(Stored items)
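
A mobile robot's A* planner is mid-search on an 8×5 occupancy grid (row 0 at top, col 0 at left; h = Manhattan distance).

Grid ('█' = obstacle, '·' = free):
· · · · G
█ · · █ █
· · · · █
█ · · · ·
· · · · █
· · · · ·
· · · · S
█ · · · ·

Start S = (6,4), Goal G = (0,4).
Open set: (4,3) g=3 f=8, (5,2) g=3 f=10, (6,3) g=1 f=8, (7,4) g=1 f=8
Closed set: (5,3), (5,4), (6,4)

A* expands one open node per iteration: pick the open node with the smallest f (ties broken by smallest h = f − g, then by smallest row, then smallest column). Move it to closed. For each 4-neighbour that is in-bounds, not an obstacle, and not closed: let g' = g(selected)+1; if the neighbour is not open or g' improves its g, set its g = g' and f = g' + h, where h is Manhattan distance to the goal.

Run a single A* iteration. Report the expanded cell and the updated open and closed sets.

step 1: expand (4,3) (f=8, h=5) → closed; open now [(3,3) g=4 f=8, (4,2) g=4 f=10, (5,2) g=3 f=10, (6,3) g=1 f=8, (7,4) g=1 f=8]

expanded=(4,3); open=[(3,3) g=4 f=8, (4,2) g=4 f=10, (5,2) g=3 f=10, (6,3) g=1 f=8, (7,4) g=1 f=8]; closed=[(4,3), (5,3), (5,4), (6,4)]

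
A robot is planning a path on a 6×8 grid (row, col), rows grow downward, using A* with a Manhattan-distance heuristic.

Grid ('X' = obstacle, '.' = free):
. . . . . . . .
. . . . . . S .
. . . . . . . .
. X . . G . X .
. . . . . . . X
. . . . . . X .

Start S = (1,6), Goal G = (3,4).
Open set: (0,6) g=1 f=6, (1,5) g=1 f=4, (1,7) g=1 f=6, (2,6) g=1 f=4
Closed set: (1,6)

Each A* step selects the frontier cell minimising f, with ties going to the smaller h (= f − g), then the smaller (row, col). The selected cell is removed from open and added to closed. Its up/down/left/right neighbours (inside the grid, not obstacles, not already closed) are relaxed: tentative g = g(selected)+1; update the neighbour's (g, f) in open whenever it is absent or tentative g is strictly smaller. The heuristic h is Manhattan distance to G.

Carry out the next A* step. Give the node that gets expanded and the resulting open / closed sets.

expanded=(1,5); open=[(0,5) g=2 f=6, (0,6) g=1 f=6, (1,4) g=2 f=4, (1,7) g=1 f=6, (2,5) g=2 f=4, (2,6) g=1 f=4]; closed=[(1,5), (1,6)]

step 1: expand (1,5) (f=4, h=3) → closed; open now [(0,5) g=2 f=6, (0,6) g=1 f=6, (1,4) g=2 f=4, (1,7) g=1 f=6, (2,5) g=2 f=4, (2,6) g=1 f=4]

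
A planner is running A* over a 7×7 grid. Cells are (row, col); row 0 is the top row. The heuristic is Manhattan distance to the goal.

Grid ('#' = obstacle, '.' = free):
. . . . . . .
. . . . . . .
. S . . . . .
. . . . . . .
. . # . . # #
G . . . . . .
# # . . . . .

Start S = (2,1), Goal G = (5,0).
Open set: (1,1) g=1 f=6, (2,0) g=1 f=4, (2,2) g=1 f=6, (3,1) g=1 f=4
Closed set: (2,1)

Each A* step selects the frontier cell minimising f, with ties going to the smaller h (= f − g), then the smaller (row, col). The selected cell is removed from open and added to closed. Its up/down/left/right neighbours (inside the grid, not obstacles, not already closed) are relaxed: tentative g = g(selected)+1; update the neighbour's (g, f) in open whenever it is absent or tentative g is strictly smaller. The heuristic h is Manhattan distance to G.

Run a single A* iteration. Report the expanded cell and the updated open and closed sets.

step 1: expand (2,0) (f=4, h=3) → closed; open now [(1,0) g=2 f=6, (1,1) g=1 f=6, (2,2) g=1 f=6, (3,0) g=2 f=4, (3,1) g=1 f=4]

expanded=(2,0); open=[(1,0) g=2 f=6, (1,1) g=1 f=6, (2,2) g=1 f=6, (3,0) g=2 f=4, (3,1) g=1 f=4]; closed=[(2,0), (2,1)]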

**Work required**.
Output all preceding records character for character.

**Problem solution**.
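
A mobile robot's A* planner is mid-search on an 8×5 occupancy grid (row 0 at top, col 0 at left; h = Manhattan distance).

Grid ('█' = obstacle, '·' = free):
· · · · G
█ · · █ █
· · · · █
█ · · · ·
· · · · █
· · · · ·
· · · · S
█ · · · ·

Start S = (6,4), Goal G = (0,4).
Open set: (4,3) g=3 f=8, (5,2) g=3 f=10, (6,3) g=1 f=8, (7,4) g=1 f=8
Closed set: (5,3), (5,4), (6,4)

A* expands one open node per iteration: pick the open node with the smallest f (ties broken by smallest h = f − g, then by smallest row, then smallest column). Move it to closed. For each 4-neighbour that is in-bounds, not an obstacle, and not closed: let g' = g(selected)+1; if the neighbour is not open or g' improves its g, set its g = g' and f = g' + h, where h is Manhattan distance to the goal.

Run a single A* iteration. Report the expanded cell and the updated open and closed sets.

step 1: expand (4,3) (f=8, h=5) → closed; open now [(3,3) g=4 f=8, (4,2) g=4 f=10, (5,2) g=3 f=10, (6,3) g=1 f=8, (7,4) g=1 f=8]

expanded=(4,3); open=[(3,3) g=4 f=8, (4,2) g=4 f=10, (5,2) g=3 f=10, (6,3) g=1 f=8, (7,4) g=1 f=8]; closed=[(4,3), (5,3), (5,4), (6,4)]

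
A robot is planning a path on a 6×8 grid (row, col), rows grow downward, using A* with a Manhattan-distance heuristic.

Grid ('X' = obstacle, '.' = free):
. . . . . . . .
. . . . . . S .
. . . . . . . .
. X . . G . X .
. . . . . . . X
. . . . . . X .

Start S = (1,6), Goal G = (3,4).
Open set: (0,6) g=1 f=6, (1,5) g=1 f=4, (1,7) g=1 f=6, (2,6) g=1 f=4
Closed set: (1,6)

Each A* step selects the frontier cell minimising f, with ties going to the smaller h (= f − g), then the smaller (row, col). The selected cell is removed from open and added to closed. Its up/down/left/right neighbours (inside the grid, not obstacles, not already closed) are relaxed: tentative g = g(selected)+1; update the neighbour's (g, f) in open whenever it is absent or tentative g is strictly smaller. The heuristic h is Manhattan distance to G.

Carry out the next A* step. Give the node that gets expanded and the resulting open / closed sets.

expanded=(1,5); open=[(0,5) g=2 f=6, (0,6) g=1 f=6, (1,4) g=2 f=4, (1,7) g=1 f=6, (2,5) g=2 f=4, (2,6) g=1 f=4]; closed=[(1,5), (1,6)]

step 1: expand (1,5) (f=4, h=3) → closed; open now [(0,5) g=2 f=6, (0,6) g=1 f=6, (1,4) g=2 f=4, (1,7) g=1 f=6, (2,5) g=2 f=4, (2,6) g=1 f=4]

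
A planner is running A* over a 7×7 grid. Cells are (row, col); row 0 is the top row. The heuristic is Manhattan distance to the goal.

Grid ('#' = obstacle, '.' = free):
. . . . . . .
. . . . . . .
. S . . . . .
. . . . . . .
. . # . . # #
G . . . . . .
# # . . . . .

Start S = (2,1), Goal G = (5,0).
Open set: (1,1) g=1 f=6, (2,0) g=1 f=4, (2,2) g=1 f=6, (3,1) g=1 f=4
Closed set: (2,1)

Each A* step selects the frontier cell minimising f, with ties going to the smaller h (= f − g), then the smaller (row, col). The selected cell is removed from open and added to closed. Its up/down/left/right neighbours (inside the grid, not obstacles, not already closed) are relaxed: tentative g = g(selected)+1; update the neighbour's (g, f) in open whenever it is absent or tentative g is strictly smaller. The heuristic h is Manhattan distance to G.

Run a single A* iteration. Report the expanded cell and the updated open and closed sets.

step 1: expand (2,0) (f=4, h=3) → closed; open now [(1,0) g=2 f=6, (1,1) g=1 f=6, (2,2) g=1 f=6, (3,0) g=2 f=4, (3,1) g=1 f=4]

expanded=(2,0); open=[(1,0) g=2 f=6, (1,1) g=1 f=6, (2,2) g=1 f=6, (3,0) g=2 f=4, (3,1) g=1 f=4]; closed=[(2,0), (2,1)]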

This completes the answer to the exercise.